* [WHAT YOU NEED TO DO]:
The full set of entries must be copied exactly.

╭─ GIVEN DATA

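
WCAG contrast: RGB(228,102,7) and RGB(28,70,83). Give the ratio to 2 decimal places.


Linearize each sRGB channel c=v/255: c/12.92 if c ≤ 0.04045 else ((c+0.055)/1.055)^2.4
L = 0.2126×R_lin + 0.7152×G_lin + 0.0722×B_lin
Color 1 (228,102,7):
  R=228: 228/255≈0.8941 > 0.04045 → ((0.8941+0.055)/1.055)^2.4 ≈ 0.77582
  G=102: 102/255≈0.4000 > 0.04045 → ((0.4000+0.055)/1.055)^2.4 ≈ 0.13287
  B=7: 7/255≈0.0275 ≤ 0.04045 → 0.0275/12.92 ≈ 0.00212
  L1 = 0.2126×0.77582 + 0.7152×0.13287 + 0.0722×0.00212 ≈ 0.26012
Color 2 (28,70,83):
  R=28: 28/255≈0.1098 > 0.04045 → ((0.1098+0.055)/1.055)^2.4 ≈ 0.01161
  G=70: 70/255≈0.2745 > 0.04045 → ((0.2745+0.055)/1.055)^2.4 ≈ 0.06125
  B=83: 83/255≈0.3255 > 0.04045 → ((0.3255+0.055)/1.055)^2.4 ≈ 0.08650
  L2 = 0.2126×0.01161 + 0.7152×0.06125 + 0.0722×0.08650 ≈ 0.05252
Lighter = 0.26012, Darker = 0.05252
Ratio = (L_lighter + 0.05) / (L_darker + 0.05)
Ratio = (0.26012 + 0.05) / (0.05252 + 0.05) = 0.31012 / 0.10252 ≈ 3.0251
Ratio ≈ 3.03:1


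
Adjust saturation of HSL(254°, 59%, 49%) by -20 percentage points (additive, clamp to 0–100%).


Original S = 59%
Adjustment = -20 percentage points
New S = 59 + (-20) = 39
Clamp to [0, 100] → 39
= HSL(254°, 39%, 49%)


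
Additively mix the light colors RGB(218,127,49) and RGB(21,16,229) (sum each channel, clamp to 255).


Additive: each channel = min(255, C₁+C₂)
R: 218+21 = 239 → 239
G: 127+16 = 143 → 143
B: 49+229 = 278 → 255
= RGB(239, 143, 255)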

╰─

* [WRITTEN RESPONSE]:
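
WCAG contrast: RGB(228,102,7) and RGB(28,70,83). Give the ratio to 2 decimal places.


Linearize each sRGB channel c=v/255: c/12.92 if c ≤ 0.04045 else ((c+0.055)/1.055)^2.4
L = 0.2126×R_lin + 0.7152×G_lin + 0.0722×B_lin
Color 1 (228,102,7):
  R=228: 228/255≈0.8941 > 0.04045 → ((0.8941+0.055)/1.055)^2.4 ≈ 0.77582
  G=102: 102/255≈0.4000 > 0.04045 → ((0.4000+0.055)/1.055)^2.4 ≈ 0.13287
  B=7: 7/255≈0.0275 ≤ 0.04045 → 0.0275/12.92 ≈ 0.00212
  L1 = 0.2126×0.77582 + 0.7152×0.13287 + 0.0722×0.00212 ≈ 0.26012
Color 2 (28,70,83):
  R=28: 28/255≈0.1098 > 0.04045 → ((0.1098+0.055)/1.055)^2.4 ≈ 0.01161
  G=70: 70/255≈0.2745 > 0.04045 → ((0.2745+0.055)/1.055)^2.4 ≈ 0.06125
  B=83: 83/255≈0.3255 > 0.04045 → ((0.3255+0.055)/1.055)^2.4 ≈ 0.08650
  L2 = 0.2126×0.01161 + 0.7152×0.06125 + 0.0722×0.08650 ≈ 0.05252
Lighter = 0.26012, Darker = 0.05252
Ratio = (L_lighter + 0.05) / (L_darker + 0.05)
Ratio = (0.26012 + 0.05) / (0.05252 + 0.05) = 0.31012 / 0.10252 ≈ 3.0251
Ratio ≈ 3.03:1


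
Adjust saturation of HSL(254°, 59%, 49%) by -20 percentage points (additive, clamp to 0–100%).


Original S = 59%
Adjustment = -20 percentage points
New S = 59 + (-20) = 39
Clamp to [0, 100] → 39
= HSL(254°, 39%, 49%)


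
Additively mix the light colors RGB(218,127,49) and RGB(21,16,229) (sum each channel, clamp to 255).


Additive: each channel = min(255, C₁+C₂)
R: 218+21 = 239 → 239
G: 127+16 = 143 → 143
B: 49+229 = 278 → 255
= RGB(239, 143, 255)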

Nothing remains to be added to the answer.